(MATERIAL PROVIDED)
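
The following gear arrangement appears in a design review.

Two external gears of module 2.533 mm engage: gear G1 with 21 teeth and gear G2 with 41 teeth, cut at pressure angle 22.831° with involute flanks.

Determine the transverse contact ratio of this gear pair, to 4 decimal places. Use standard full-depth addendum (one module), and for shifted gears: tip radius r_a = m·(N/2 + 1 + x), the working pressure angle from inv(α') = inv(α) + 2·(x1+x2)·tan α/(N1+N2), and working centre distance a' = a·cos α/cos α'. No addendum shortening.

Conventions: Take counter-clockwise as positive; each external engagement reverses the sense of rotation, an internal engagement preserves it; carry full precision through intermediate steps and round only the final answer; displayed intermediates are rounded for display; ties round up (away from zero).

1.5350

class = single-mesh tooth geometry [involute pair 21T × 41T, m = 2.533]
base radii: r_b1 = 24.512753, r_b2 = 47.858233
tip radii: r_a1 = 29.129500, r_a2 = 54.459500
no profile shift: α' = α, a' = a
action lengths: √(r_a1²−r_b1²) = 15.736985, √(r_a2²−r_b2²) = 25.988973
base pitch p_b = π·m·cos α = 7.334199
CR = (15.736985 + 25.988973 − 78.523000·sin 22.83100°)/7.334199 = 1.534988
contact ratio ≈ 1.5350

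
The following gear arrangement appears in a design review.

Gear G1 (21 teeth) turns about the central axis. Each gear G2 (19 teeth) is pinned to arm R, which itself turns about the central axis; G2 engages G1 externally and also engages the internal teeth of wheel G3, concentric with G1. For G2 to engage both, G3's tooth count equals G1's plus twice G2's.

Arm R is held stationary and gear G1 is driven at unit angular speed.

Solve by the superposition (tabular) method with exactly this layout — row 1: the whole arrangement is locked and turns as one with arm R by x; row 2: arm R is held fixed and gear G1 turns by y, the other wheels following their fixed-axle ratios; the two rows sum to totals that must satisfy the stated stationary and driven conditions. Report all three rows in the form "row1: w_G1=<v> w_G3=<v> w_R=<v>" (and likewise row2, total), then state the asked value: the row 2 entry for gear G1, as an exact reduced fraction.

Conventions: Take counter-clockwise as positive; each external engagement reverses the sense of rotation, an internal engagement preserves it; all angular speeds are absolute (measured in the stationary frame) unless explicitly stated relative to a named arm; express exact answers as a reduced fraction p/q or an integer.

class = planetary set [G3 = 21+2·19 = 59; Willis about the carrier]
superposition row 1 [locked train]: every member turns x
row 2 (arm held, sun turns y): ω_ring = −(21/59)·y, ω_arm = 0
boundary: total ω_arm = x = 0 and total ω_sun = x + y = 1  ⇒  y = 1, x = 0
row 2 ring = −(21/59)·1 = -21/59
totals (row 1 + row 2): sun 0 + 1 = 1, ring 0 + (-21/59) = -21/59, arm 0 + 0 = 0
asked cell (row2, sun) = 1

row1: w_G1=0 w_G3=0 w_R=0
row2: w_G1=1 w_G3=-21/59 w_R=0
total: w_G1=1 w_G3=-21/59 w_R=0
asked value: 1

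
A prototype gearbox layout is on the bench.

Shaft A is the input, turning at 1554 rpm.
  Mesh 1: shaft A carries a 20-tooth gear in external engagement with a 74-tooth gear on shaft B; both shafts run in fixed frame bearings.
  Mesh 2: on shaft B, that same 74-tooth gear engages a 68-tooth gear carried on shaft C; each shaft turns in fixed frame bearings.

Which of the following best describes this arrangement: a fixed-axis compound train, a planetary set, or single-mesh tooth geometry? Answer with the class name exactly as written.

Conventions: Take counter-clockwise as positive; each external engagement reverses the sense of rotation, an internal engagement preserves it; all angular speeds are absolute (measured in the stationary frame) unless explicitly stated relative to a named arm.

fixed-axis compound train

class = fixed-axis compound train [2 meshes; 2 ratios multiply, 2 sense flips]
classification: fixed-axis compound train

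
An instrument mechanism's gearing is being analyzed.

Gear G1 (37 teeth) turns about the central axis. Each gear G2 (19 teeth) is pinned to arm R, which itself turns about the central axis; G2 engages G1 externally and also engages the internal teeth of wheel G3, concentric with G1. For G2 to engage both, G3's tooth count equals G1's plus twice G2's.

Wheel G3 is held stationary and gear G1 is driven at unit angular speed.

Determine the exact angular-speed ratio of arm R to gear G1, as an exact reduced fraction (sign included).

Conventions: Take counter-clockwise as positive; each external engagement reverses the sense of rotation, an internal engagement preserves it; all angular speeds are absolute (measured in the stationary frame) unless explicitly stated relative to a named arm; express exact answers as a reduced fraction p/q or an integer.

class = planetary set [G3 = 37+2·19 = 75; Willis about the carrier]
ring teeth: 37 + 2·19 = 75
37(ω_sun−ω_arm) = −75(ω_ring−ω_arm),  ω_ring = 0, ω_sun = 1
37(1−ω_arm) = −75(0−ω_arm)  ⇒  112·ω_arm = 37  ⇒  ω_arm = 37/112
ω_out/ω_in = 37/112

37/112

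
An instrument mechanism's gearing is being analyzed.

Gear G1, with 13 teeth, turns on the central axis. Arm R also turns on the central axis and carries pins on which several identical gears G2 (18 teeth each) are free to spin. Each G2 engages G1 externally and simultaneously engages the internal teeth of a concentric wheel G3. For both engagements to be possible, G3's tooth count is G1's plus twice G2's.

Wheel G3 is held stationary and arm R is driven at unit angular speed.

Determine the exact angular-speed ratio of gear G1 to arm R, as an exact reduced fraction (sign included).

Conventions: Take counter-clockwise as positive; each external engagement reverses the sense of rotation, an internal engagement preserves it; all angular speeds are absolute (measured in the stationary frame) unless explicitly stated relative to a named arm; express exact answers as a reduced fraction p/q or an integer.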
(End MATERIAL PROVIDED)
WHAT YOU ARE ASKED TO DO —
Could you write out, exactly as they stand, only the lines above that begin at the line with "A prototype gearbox layout is on the bench." and stop after the line with "Which of the"?

WRITTEN RESPONSE —
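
A prototype gearbox layout is on the bench.

Shaft A is the input, turning at 1554 rpm.
  Mesh 1: shaft A carries a 20-tooth gear in external engagement with a 74-tooth gear on shaft B; both shafts run in fixed frame bearings.
  Mesh 2: on shaft B, that same 74-tooth gear engages a 68-tooth gear carried on shaft C; each shaft turns in fixed frame bearings.

Which of the following best describes this arrangement: a fixed-axis compound train, a planetary set, or single-mesh tooth geometry? Answer with the class name exactly as written.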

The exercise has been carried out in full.